=== Saved data entries ===
————
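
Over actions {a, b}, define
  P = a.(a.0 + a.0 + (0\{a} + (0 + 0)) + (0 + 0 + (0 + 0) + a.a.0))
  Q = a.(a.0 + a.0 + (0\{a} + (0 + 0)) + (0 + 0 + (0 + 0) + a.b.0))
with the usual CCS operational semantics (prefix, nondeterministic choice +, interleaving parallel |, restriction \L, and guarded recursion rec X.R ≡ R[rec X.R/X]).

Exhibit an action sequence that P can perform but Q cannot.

aaa

P's transition system — 4 states:
  p0 = a.(a.0 + a.0 + (0\{a} + (0 + 0)) + (0 + 0 + (0 + 0) + a.a.0)) :: —a→ p1
  p1 = a.0 + a.0 + (0\{a} + (0 + 0)) + (0 + 0 + (0 + 0) + a.a.0) :: —a→ p2, —a→ p3
  p2 = 0 :: stopped
  p3 = a.0 :: —a→ p2
Q's transition system — 4 states:
  q0 = a.(a.0 + a.0 + (0\{a} + (0 + 0)) + (0 + 0 + (0 + 0) + a.b.0)) :: —a→ q1
  q1 = a.0 + a.0 + (0\{a} + (0 + 0)) + (0 + 0 + (0 + 0) + a.b.0) :: —a→ q2, —a→ q3
  q2 = 0 :: stopped
  q3 = b.0 :: —b→ q2
Run σ = ⟨aaa⟩ on P: start {p0}
  after a @ step 1: {p1}
  after a @ step 2: {p2, p3}
  after a @ step 3: {p2}
  ✓ P
Run σ = ⟨aaa⟩ on Q: start {q0}
  after a @ step 1: {q1}
  after a @ step 2: {q2, q3}
  after a @ step 3: no successor for Q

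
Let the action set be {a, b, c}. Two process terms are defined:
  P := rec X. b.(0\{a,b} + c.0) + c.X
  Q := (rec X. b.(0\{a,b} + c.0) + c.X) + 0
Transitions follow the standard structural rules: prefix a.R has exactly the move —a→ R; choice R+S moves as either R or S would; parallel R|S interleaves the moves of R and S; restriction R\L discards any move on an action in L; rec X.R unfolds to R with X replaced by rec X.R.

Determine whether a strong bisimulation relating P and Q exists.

YES

LTS(P): 3 reachable states
  s0 = rec X. b.(0\{a,b} + c.0) + c.X | ··b··> s1, ··c··> s0
  s1 = 0\{a,b} + c.0 | ··c··> s2
  s2 = 0 | stopped
LTS(Q): 4 reachable states
  t0 = (rec X. b.(0\{a,b} + c.0) + c.X) + 0 | ··b··> t1, ··c··> t2
  t1 = 0\{a,b} + c.0 | ··c··> t3
  t2 = rec X. b.(0\{a,b} + c.0) + c.X | ··b··> t1, ··c··> t2
  t3 = 0 | stopped
Bisimilarity quotient blocks:
  B0 = {s0, t0, t2}
  B1 = {s1, t1}
  B2 = {s2, t3}
s0 ∈ B0, t0 ∈ B0 → same block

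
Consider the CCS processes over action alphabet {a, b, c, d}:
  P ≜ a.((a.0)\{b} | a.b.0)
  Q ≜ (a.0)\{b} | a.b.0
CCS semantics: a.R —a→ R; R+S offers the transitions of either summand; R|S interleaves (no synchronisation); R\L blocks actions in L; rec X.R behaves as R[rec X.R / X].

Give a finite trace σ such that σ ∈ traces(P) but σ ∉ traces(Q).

aaa

Reachable graph of P (7 states):
  m0 = a.((a.0)\{b} | a.b.0) ⊢ --a--▸ m1
  m1 = (a.0)\{b} | a.b.0 ⊢ --a--▸ m2, --a--▸ m3
  m2 = (a.0)\{b} | b.0 ⊢ --a--▸ m4, --b--▸ m5
  m3 = 0\{b} | a.b.0 ⊢ --a--▸ m4
  m4 = 0\{b} | b.0 ⊢ --b--▸ m6
  m5 = (a.0)\{b} | 0 ⊢ --a--▸ m6
  m6 = 0\{b} | 0 ⊢ stopped
Reachable graph of Q (6 states):
  n0 = (a.0)\{b} | a.b.0 ⊢ --a--▸ n1, --a--▸ n2
  n1 = (a.0)\{b} | b.0 ⊢ --a--▸ n3, --b--▸ n4
  n2 = 0\{b} | a.b.0 ⊢ --a--▸ n3
  n3 = 0\{b} | b.0 ⊢ --b--▸ n5
  n4 = (a.0)\{b} | 0 ⊢ --a--▸ n5
  n5 = 0\{b} | 0 ⊢ stopped
Trace ⟨aaa⟩ through P, begin at {m0}:
  [1] a ⇒ {m1}
  [2] a ⇒ {m2, m3}
  [3] a ⇒ {m4}
  P completes σ.
Trace ⟨aaa⟩ through Q, begin at {n0}:
  [1] a ⇒ {n1, n2}
  [2] a ⇒ {n3}
  [3] a ⇒ no successor for Q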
————
=== Task to carry out ===
Copy out the entries in full, exactly as they appear.

=== Your response ===
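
Over actions {a, b}, define
  P = a.(a.0 + a.0 + (0\{a} + (0 + 0)) + (0 + 0 + (0 + 0) + a.a.0))
  Q = a.(a.0 + a.0 + (0\{a} + (0 + 0)) + (0 + 0 + (0 + 0) + a.b.0))
with the usual CCS operational semantics (prefix, nondeterministic choice +, interleaving parallel |, restriction \L, and guarded recursion rec X.R ≡ R[rec X.R/X]).

Exhibit an action sequence that P can perform but Q cannot.

aaa

P's transition system — 4 states:
  p0 = a.(a.0 + a.0 + (0\{a} + (0 + 0)) + (0 + 0 + (0 + 0) + a.a.0)) :: —a→ p1
  p1 = a.0 + a.0 + (0\{a} + (0 + 0)) + (0 + 0 + (0 + 0) + a.a.0) :: —a→ p2, —a→ p3
  p2 = 0 :: stopped
  p3 = a.0 :: —a→ p2
Q's transition system — 4 states:
  q0 = a.(a.0 + a.0 + (0\{a} + (0 + 0)) + (0 + 0 + (0 + 0) + a.b.0)) :: —a→ q1
  q1 = a.0 + a.0 + (0\{a} + (0 + 0)) + (0 + 0 + (0 + 0) + a.b.0) :: —a→ q2, —a→ q3
  q2 = 0 :: stopped
  q3 = b.0 :: —b→ q2
Run σ = ⟨aaa⟩ on P: start {p0}
  after a @ step 1: {p1}
  after a @ step 2: {p2, p3}
  after a @ step 3: {p2}
  ✓ P
Run σ = ⟨aaa⟩ on Q: start {q0}
  after a @ step 1: {q1}
  after a @ step 2: {q2, q3}
  after a @ step 3: no successor for Q

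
Let the action set be {a, b, c}. Two process terms are defined:
  P := rec X. b.(0\{a,b} + c.0) + c.X
  Q := (rec X. b.(0\{a,b} + c.0) + c.X) + 0
Transitions follow the standard structural rules: prefix a.R has exactly the move —a→ R; choice R+S moves as either R or S would; parallel R|S interleaves the moves of R and S; restriction R\L discards any move on an action in L; rec X.R unfolds to R with X replaced by rec X.R.

Determine whether a strong bisimulation relating P and Q exists.

YES

LTS(P): 3 reachable states
  s0 = rec X. b.(0\{a,b} + c.0) + c.X | ··b··> s1, ··c··> s0
  s1 = 0\{a,b} + c.0 | ··c··> s2
  s2 = 0 | stopped
LTS(Q): 4 reachable states
  t0 = (rec X. b.(0\{a,b} + c.0) + c.X) + 0 | ··b··> t1, ··c··> t2
  t1 = 0\{a,b} + c.0 | ··c··> t3
  t2 = rec X. b.(0\{a,b} + c.0) + c.X | ··b··> t1, ··c··> t2
  t3 = 0 | stopped
Bisimilarity quotient blocks:
  B0 = {s0, t0, t2}
  B1 = {s1, t1}
  B2 = {s2, t3}
s0 ∈ B0, t0 ∈ B0 → same block

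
Consider the CCS processes over action alphabet {a, b, c, d}:
  P ≜ a.((a.0)\{b} | a.b.0)
  Q ≜ (a.0)\{b} | a.b.0
CCS semantics: a.R —a→ R; R+S offers the transitions of either summand; R|S interleaves (no synchronisation); R\L blocks actions in L; rec X.R behaves as R[rec X.R / X].

Give a finite trace σ such that σ ∈ traces(P) but σ ∉ traces(Q).

aaa

Reachable graph of P (7 states):
  m0 = a.((a.0)\{b} | a.b.0) ⊢ --a--▸ m1
  m1 = (a.0)\{b} | a.b.0 ⊢ --a--▸ m2, --a--▸ m3
  m2 = (a.0)\{b} | b.0 ⊢ --a--▸ m4, --b--▸ m5
  m3 = 0\{b} | a.b.0 ⊢ --a--▸ m4
  m4 = 0\{b} | b.0 ⊢ --b--▸ m6
  m5 = (a.0)\{b} | 0 ⊢ --a--▸ m6
  m6 = 0\{b} | 0 ⊢ stopped
Reachable graph of Q (6 states):
  n0 = (a.0)\{b} | a.b.0 ⊢ --a--▸ n1, --a--▸ n2
  n1 = (a.0)\{b} | b.0 ⊢ --a--▸ n3, --b--▸ n4
  n2 = 0\{b} | a.b.0 ⊢ --a--▸ n3
  n3 = 0\{b} | b.0 ⊢ --b--▸ n5
  n4 = (a.0)\{b} | 0 ⊢ --a--▸ n5
  n5 = 0\{b} | 0 ⊢ stopped
Trace ⟨aaa⟩ through P, begin at {m0}:
  [1] a ⇒ {m1}
  [2] a ⇒ {m2, m3}
  [3] a ⇒ {m4}
  P completes σ.
Trace ⟨aaa⟩ through Q, begin at {n0}:
  [1] a ⇒ {n1, n2}
  [2] a ⇒ {n3}
  [3] a ⇒ no successor for Q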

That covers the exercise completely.